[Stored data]
□ □ □

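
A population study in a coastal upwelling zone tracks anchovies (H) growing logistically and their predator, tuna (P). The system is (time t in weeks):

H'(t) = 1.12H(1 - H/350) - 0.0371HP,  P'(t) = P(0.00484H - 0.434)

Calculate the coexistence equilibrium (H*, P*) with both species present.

H* ≈ 89.7, P* ≈ 22.5

From dP/dt = 0 with P > 0: 0.00484H* = 0.434, so H* = 89.7.
Substitute into dH/dt = 0: 1.12(1 - 89.7/350) = 0.0371P*.
The bracket is 0.744, giving P* = 0.833/0.0371 = 22.5.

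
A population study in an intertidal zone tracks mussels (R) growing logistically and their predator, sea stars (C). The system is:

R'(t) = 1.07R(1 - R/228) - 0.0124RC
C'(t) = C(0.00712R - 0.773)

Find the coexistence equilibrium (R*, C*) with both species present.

From dC/dt = 0 with C > 0: 0.00712R* = 0.773, so R* = 109.
Substitute into dR/dt = 0: 1.07(1 - 109/228) = 0.0124C*.
The bracket is 0.524, giving C* = 0.56/0.0124 = 45.2.

R* ≈ 109, C* ≈ 45.2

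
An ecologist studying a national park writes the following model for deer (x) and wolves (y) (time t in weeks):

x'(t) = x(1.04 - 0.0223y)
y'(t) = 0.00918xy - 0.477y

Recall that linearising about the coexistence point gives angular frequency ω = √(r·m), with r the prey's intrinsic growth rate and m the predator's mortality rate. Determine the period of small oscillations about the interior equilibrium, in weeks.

T ≈ 8.92 weeks

Here r = 1.04 and m = 0.477, so r·m = 0.496.
ω = √0.496 = 0.704 per week, hence T = 2π/ω ≈ 8.92 weeks.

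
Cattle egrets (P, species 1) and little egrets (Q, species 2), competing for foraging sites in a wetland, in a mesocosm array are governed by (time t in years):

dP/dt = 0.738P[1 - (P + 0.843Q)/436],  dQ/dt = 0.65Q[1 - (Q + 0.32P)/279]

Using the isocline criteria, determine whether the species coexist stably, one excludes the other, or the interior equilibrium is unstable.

stable coexistence

Compare the nullcline intercepts: K1/α12 = 436/0.843 = 517 > K2 = 279; K2/α21 = 279/0.32 = 872 > K1 = 436.
Since both inequalities hold, each species can invade when rare, so the interior equilibrium is stable.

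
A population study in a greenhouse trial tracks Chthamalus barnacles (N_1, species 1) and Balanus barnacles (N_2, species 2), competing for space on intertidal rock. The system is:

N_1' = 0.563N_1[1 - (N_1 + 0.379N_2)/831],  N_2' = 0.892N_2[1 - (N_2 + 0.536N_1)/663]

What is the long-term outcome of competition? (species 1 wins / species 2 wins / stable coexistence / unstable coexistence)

Compare the nullcline intercepts: K1/α12 = 831/0.379 = 2190 > K2 = 663; K2/α21 = 663/0.536 = 1240 > K1 = 831.
Since both inequalities hold, each species can invade when rare, so the interior equilibrium is stable.

stable coexistence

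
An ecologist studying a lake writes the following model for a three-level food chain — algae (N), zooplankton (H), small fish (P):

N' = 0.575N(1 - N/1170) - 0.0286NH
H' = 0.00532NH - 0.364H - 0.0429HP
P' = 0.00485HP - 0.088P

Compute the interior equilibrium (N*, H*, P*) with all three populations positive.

From dP/dt = 0: 0.00485H* = 0.088, so H* = 18.1.
From dN/dt = 0: 0.575(1 - N*/1170) = 0.0286·18.1, giving N* = 1170·(1 - 0.902) = 114.
From dH/dt = 0: 0.00532·114 - 0.364 = 0.0429P*, so P* = 0.243/0.0429 = 5.66.

N* ≈ 114, H* ≈ 18.1, P* ≈ 5.66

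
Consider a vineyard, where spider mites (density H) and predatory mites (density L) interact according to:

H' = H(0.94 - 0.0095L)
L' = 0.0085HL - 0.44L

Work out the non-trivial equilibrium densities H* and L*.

H* ≈ 51.8, L* ≈ 98.9

Set dL/dt = 0 with L > 0: 0.0085H - 0.44 = 0, so H* = 0.44/0.0085 = 51.8.
Set dH/dt = 0 with H > 0: 0.94 - 0.0095L = 0, so L* = 0.94/0.0095 = 98.9.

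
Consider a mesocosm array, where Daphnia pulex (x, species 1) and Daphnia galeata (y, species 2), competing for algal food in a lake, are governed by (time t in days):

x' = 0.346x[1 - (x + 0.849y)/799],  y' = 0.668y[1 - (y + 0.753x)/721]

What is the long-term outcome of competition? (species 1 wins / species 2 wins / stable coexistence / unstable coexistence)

stable coexistence

Compare the nullcline intercepts: K1/α12 = 799/0.849 = 941 > K2 = 721; K2/α21 = 721/0.753 = 958 > K1 = 799.
Since both inequalities hold, each species can invade when rare, so the interior equilibrium is stable.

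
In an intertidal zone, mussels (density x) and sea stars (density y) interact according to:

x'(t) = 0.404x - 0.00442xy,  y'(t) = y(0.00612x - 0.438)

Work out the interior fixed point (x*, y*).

Set dy/dt = 0 with y > 0: 0.00612x - 0.438 = 0, so x* = 0.438/0.00612 = 71.6.
Set dx/dt = 0 with x > 0: 0.404 - 0.00442y = 0, so y* = 0.404/0.00442 = 91.4.

x* ≈ 71.6, y* ≈ 91.4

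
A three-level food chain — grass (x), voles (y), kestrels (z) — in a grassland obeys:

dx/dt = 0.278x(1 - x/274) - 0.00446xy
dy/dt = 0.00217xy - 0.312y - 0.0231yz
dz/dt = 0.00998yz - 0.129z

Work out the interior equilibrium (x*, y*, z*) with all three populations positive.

From dz/dt = 0: 0.00998y* = 0.129, so y* = 12.9.
From dx/dt = 0: 0.278(1 - x*/274) = 0.00446·12.9, giving x* = 274·(1 - 0.207) = 217.
From dy/dt = 0: 0.00217·217 - 0.312 = 0.0231z*, so z* = 0.159/0.0231 = 6.9.

x* ≈ 217, y* ≈ 12.9, z* ≈ 6.9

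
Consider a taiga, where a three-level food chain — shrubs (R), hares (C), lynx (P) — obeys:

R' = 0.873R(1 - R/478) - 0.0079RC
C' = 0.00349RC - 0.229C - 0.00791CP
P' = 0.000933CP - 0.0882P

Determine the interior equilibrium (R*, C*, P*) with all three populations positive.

R* ≈ 69.1, C* ≈ 94.5, P* ≈ 1.53

From dP/dt = 0: 0.000933C* = 0.0882, so C* = 94.5.
From dR/dt = 0: 0.873(1 - R*/478) = 0.0079·94.5, giving R* = 478·(1 - 0.855) = 69.1.
From dC/dt = 0: 0.00349·69.1 - 0.229 = 0.00791P*, so P* = 0.0121/0.00791 = 1.53.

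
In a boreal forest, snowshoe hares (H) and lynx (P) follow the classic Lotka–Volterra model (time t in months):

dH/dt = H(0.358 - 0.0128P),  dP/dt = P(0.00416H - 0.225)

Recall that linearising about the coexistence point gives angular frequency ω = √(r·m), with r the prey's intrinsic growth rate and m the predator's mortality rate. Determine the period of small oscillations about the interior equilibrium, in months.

Here r = 0.358 and m = 0.225, so r·m = 0.0805.
ω = √0.0805 = 0.284 per month, hence T = 2π/ω ≈ 22.1 months.

T ≈ 22.1 months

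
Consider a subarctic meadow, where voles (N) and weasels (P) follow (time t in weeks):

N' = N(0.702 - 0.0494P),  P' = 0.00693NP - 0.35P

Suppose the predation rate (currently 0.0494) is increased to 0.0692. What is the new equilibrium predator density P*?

P* ≈ 10.1

At the interior fixed point, setting dN/dt = 0 with N > 0 fixes P* = (prey growth rate)/(NP coefficient) — independent of the other coefficients.
With the change, P* = 0.702/0.0692 = 10.1; it falls from 14.2.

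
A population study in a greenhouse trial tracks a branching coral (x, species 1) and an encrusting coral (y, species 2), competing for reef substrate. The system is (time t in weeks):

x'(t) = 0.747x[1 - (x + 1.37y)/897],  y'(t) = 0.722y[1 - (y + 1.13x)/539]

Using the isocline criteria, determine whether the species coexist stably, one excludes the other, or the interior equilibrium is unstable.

Compare the nullcline intercepts: K1/α12 = 897/1.37 = 655 > K2 = 539; K2/α21 = 539/1.13 = 477 < K1 = 897.
Since the inequalities point opposite ways, species 1 can invade but species 2 cannot.

species 1 excludes species 2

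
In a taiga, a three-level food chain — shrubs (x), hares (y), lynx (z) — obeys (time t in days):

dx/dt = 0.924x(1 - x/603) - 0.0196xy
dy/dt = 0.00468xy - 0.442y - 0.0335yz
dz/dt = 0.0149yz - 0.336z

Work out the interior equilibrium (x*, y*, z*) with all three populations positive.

From dz/dt = 0: 0.0149y* = 0.336, so y* = 22.6.
From dx/dt = 0: 0.924(1 - x*/603) = 0.0196·22.6, giving x* = 603·(1 - 0.478) = 315.
From dy/dt = 0: 0.00468·315 - 0.442 = 0.0335z*, so z* = 1.03/0.0335 = 30.8.

x* ≈ 315, y* ≈ 22.6, z* ≈ 30.8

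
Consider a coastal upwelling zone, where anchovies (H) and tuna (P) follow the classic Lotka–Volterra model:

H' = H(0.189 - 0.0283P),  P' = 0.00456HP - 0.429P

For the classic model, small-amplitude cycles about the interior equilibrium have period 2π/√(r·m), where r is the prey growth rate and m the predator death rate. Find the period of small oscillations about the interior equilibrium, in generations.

Here r = 0.189 and m = 0.429, so r·m = 0.0811.
ω = √0.0811 = 0.285 per generation, hence T = 2π/ω ≈ 22.1 generations.

T ≈ 22.1 generations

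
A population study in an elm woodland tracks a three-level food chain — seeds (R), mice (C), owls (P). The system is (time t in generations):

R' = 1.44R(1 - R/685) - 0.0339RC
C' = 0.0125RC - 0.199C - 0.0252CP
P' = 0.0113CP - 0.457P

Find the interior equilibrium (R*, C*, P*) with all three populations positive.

From dP/dt = 0: 0.0113C* = 0.457, so C* = 40.4.
From dR/dt = 0: 1.44(1 - R*/685) = 0.0339·40.4, giving R* = 685·(1 - 0.952) = 32.8.
From dC/dt = 0: 0.0125·32.8 - 0.199 = 0.0252P*, so P* = 0.211/0.0252 = 8.38.

R* ≈ 32.8, C* ≈ 40.4, P* ≈ 8.38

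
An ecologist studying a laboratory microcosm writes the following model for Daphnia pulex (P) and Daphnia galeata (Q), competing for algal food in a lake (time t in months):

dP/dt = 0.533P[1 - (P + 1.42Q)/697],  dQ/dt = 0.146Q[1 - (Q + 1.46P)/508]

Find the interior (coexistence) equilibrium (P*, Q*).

Setting both brackets to zero gives the nullclines P + 1.42Q = 697 and 1.46P + Q = 508.
Substituting Q = 508 - 1.46P into the first: P(1 - 1.42·1.46) = 697 - 1.42·508.
So P* = -24.4/-1.07 = 22.7, and then Q* = 508 - 1.46·22.7 = 475.

P* ≈ 22.7, Q* ≈ 475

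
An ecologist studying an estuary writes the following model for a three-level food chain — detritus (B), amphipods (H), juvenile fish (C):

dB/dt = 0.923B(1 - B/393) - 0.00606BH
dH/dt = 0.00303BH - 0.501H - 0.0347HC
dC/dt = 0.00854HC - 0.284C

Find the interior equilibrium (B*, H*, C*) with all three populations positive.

From dC/dt = 0: 0.00854H* = 0.284, so H* = 33.3.
From dB/dt = 0: 0.923(1 - B*/393) = 0.00606·33.3, giving B* = 393·(1 - 0.218) = 307.
From dH/dt = 0: 0.00303·307 - 0.501 = 0.0347C*, so C* = 0.43/0.0347 = 12.4.

B* ≈ 307, H* ≈ 33.3, C* ≈ 12.4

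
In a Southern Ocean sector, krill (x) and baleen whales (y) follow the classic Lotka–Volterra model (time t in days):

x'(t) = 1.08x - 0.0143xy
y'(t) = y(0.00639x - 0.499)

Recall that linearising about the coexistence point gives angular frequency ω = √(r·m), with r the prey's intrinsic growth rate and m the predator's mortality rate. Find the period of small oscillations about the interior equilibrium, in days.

Here r = 1.08 and m = 0.499, so r·m = 0.539.
ω = √0.539 = 0.734 per day, hence T = 2π/ω ≈ 8.56 days.

T ≈ 8.56 days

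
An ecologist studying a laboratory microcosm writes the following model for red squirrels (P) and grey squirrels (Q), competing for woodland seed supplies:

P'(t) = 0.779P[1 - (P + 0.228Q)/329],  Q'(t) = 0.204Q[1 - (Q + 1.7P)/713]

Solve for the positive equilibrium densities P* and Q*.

P* ≈ 272, Q* ≈ 251

Setting both brackets to zero gives the nullclines P + 0.228Q = 329 and 1.7P + Q = 713.
Substituting Q = 713 - 1.7P into the first: P(1 - 0.228·1.7) = 329 - 0.228·713.
So P* = 166/0.612 = 272, and then Q* = 713 - 1.7·272 = 251.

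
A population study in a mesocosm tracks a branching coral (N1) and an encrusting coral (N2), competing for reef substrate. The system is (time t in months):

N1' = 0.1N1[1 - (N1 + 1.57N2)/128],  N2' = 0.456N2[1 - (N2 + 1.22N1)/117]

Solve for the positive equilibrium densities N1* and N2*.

N1* ≈ 60.8, N2* ≈ 42.8

Setting both brackets to zero gives the nullclines N1 + 1.57N2 = 128 and 1.22N1 + N2 = 117.
Substituting N2 = 117 - 1.22N1 into the first: N1(1 - 1.57·1.22) = 128 - 1.57·117.
So N1* = -55.7/-0.915 = 60.8, and then N2* = 117 - 1.22·60.8 = 42.8.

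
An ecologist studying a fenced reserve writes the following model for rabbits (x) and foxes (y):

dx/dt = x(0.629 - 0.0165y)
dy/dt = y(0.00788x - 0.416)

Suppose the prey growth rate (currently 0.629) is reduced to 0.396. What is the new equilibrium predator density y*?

y* ≈ 24

At the interior fixed point, setting dx/dt = 0 with x > 0 fixes y* = (prey growth rate)/(xy coefficient) — independent of the other coefficients.
With the change, y* = 0.396/0.0165 = 24; it falls from 38.1.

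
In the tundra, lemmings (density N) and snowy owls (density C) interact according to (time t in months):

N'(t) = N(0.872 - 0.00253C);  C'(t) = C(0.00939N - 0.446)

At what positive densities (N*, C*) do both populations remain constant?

N* ≈ 47.5, C* ≈ 345

Set dC/dt = 0 with C > 0: 0.00939N - 0.446 = 0, so N* = 0.446/0.00939 = 47.5.
Set dN/dt = 0 with N > 0: 0.872 - 0.00253C = 0, so C* = 0.872/0.00253 = 345.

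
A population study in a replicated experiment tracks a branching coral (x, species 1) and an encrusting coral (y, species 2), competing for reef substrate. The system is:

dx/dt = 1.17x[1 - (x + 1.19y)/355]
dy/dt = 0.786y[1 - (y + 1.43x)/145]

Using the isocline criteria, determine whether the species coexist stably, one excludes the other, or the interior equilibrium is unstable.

Compare the nullcline intercepts: K1/α12 = 355/1.19 = 298 > K2 = 145; K2/α21 = 145/1.43 = 101 < K1 = 355.
Since the inequalities point opposite ways, species 1 can invade but species 2 cannot.

species 1 excludes species 2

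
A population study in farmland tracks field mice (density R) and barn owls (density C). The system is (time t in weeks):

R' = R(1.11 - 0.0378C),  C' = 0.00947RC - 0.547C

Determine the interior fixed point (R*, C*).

Set dC/dt = 0 with C > 0: 0.00947R - 0.547 = 0, so R* = 0.547/0.00947 = 57.8.
Set dR/dt = 0 with R > 0: 1.11 - 0.0378C = 0, so C* = 1.11/0.0378 = 29.4.

R* ≈ 57.8, C* ≈ 29.4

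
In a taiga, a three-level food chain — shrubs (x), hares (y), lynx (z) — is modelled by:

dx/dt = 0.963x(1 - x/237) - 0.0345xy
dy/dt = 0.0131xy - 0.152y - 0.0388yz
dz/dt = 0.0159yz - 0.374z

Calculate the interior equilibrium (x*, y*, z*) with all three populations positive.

From dz/dt = 0: 0.0159y* = 0.374, so y* = 23.5.
From dx/dt = 0: 0.963(1 - x*/237) = 0.0345·23.5, giving x* = 237·(1 - 0.843) = 37.3.
From dy/dt = 0: 0.0131·37.3 - 0.152 = 0.0388z*, so z* = 0.336/0.0388 = 8.67.

x* ≈ 37.3, y* ≈ 23.5, z* ≈ 8.67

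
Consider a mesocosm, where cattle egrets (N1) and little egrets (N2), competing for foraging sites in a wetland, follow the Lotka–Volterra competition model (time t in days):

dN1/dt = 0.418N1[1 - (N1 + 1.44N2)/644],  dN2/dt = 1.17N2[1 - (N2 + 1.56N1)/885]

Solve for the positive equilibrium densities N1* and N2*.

Setting both brackets to zero gives the nullclines N1 + 1.44N2 = 644 and 1.56N1 + N2 = 885.
Substituting N2 = 885 - 1.56N1 into the first: N1(1 - 1.44·1.56) = 644 - 1.44·885.
So N1* = -630/-1.25 = 506, and then N2* = 885 - 1.56·506 = 96.

N1* ≈ 506, N2* ≈ 96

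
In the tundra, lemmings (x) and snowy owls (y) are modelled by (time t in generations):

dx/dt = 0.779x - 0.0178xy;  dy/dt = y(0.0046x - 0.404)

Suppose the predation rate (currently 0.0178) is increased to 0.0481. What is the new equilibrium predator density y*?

y* ≈ 16.2

At the interior fixed point, setting dx/dt = 0 with x > 0 fixes y* = (prey growth rate)/(xy coefficient) — independent of the other coefficients.
With the change, y* = 0.779/0.0481 = 16.2; it falls from 43.8.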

□ □ □

TASK DETAILS:
Transcribe the records from their first line. Stop after the line with "H'(t) = 1.12H(1", including it.

SOLUTION TO THE EXERCISE:
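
A population study in a coastal upwelling zone tracks anchovies (H) growing logistically and their predator, tuna (P). The system is (time t in weeks):

H'(t) = 1.12H(1 - H/350) - 0.0371HP,  P'(t) = P(0.00484H - 0.434)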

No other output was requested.